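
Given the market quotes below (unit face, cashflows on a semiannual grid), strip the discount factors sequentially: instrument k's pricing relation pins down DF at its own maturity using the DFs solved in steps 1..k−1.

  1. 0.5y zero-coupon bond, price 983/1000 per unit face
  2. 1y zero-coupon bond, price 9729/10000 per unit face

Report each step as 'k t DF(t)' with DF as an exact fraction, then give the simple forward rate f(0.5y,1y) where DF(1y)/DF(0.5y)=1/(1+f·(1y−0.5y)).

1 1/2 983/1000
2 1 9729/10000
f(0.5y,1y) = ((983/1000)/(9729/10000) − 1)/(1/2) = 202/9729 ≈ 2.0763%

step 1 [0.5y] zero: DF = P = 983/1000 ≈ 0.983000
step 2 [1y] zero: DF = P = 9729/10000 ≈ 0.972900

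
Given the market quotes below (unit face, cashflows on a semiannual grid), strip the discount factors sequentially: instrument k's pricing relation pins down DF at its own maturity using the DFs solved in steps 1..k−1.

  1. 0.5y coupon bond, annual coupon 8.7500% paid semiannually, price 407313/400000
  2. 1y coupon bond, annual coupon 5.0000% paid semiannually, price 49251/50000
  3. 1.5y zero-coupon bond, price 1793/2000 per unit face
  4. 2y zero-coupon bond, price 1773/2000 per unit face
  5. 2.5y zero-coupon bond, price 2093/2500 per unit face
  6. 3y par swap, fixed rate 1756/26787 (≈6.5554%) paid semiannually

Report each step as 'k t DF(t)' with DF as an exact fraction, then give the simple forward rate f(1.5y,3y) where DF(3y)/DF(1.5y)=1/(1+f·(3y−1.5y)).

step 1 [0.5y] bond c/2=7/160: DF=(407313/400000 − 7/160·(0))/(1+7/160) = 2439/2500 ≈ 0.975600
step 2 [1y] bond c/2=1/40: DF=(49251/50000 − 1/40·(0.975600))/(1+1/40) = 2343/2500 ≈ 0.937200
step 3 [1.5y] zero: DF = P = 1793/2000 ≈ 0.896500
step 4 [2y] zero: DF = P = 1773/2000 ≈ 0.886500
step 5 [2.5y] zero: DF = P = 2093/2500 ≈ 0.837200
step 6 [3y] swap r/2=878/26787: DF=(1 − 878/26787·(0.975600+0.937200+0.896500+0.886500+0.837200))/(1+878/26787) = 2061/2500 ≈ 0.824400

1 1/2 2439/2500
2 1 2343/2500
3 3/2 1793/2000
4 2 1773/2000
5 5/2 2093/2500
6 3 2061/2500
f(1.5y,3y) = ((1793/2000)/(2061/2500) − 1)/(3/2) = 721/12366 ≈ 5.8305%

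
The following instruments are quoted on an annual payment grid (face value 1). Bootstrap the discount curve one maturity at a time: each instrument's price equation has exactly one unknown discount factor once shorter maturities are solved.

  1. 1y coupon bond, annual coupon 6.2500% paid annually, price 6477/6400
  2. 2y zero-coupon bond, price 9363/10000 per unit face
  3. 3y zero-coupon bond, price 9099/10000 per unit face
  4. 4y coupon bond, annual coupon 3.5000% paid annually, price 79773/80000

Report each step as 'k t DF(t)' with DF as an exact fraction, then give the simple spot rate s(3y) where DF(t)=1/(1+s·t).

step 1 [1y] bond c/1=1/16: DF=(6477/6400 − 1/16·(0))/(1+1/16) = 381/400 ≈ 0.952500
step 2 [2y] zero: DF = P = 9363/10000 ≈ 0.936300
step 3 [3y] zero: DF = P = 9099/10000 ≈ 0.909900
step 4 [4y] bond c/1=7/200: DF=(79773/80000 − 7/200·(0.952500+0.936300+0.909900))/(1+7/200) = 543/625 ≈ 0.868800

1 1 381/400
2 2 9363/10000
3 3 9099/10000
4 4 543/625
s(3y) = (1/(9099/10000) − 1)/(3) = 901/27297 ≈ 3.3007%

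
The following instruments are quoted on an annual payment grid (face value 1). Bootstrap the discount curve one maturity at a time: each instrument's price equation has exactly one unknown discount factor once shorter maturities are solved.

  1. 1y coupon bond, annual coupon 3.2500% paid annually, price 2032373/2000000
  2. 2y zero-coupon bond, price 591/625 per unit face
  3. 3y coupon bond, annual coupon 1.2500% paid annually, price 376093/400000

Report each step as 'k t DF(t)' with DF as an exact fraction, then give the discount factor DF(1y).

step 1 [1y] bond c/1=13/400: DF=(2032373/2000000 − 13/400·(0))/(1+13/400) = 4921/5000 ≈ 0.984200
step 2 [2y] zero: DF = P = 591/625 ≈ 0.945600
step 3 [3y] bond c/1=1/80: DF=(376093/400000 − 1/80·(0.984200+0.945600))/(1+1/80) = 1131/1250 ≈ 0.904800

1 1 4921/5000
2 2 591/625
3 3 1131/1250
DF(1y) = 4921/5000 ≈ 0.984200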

------------------------

**What to produce:** Starting at the first line of the data above, please restate word for word every line up to and including the one that holds "6. 3y par swap, fixed", and add nothing else.

**Result of the exercise:**
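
Given the market quotes below (unit face, cashflows on a semiannual grid), strip the discount factors sequentially: instrument k's pricing relation pins down DF at its own maturity using the DFs solved in steps 1..k−1.

  1. 0.5y zero-coupon bond, price 983/1000 per unit face
  2. 1y zero-coupon bond, price 9729/10000 per unit face

Report each step as 'k t DF(t)' with DF as an exact fraction, then give the simple forward rate f(0.5y,1y) where DF(1y)/DF(0.5y)=1/(1+f·(1y−0.5y)).

1 1/2 983/1000
2 1 9729/10000
f(0.5y,1y) = ((983/1000)/(9729/10000) − 1)/(1/2) = 202/9729 ≈ 2.0763%

step 1 [0.5y] zero: DF = P = 983/1000 ≈ 0.983000
step 2 [1y] zero: DF = P = 9729/10000 ≈ 0.972900

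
Given the market quotes below (unit face, cashflows on a semiannual grid), strip the discount factors sequentially: instrument k's pricing relation pins down DF at its own maturity using the DFs solved in steps 1..k−1.

  1. 0.5y coupon bond, annual coupon 8.7500% paid semiannually, price 407313/400000
  2. 1y coupon bond, annual coupon 5.0000% paid semiannually, price 49251/50000
  3. 1.5y zero-coupon bond, price 1793/2000 per unit face
  4. 2y zero-coupon bond, price 1773/2000 per unit face
  5. 2.5y zero-coupon bond, price 2093/2500 per unit face
  6. 3y par swap, fixed rate 1756/26787 (≈6.5554%) paid semiannually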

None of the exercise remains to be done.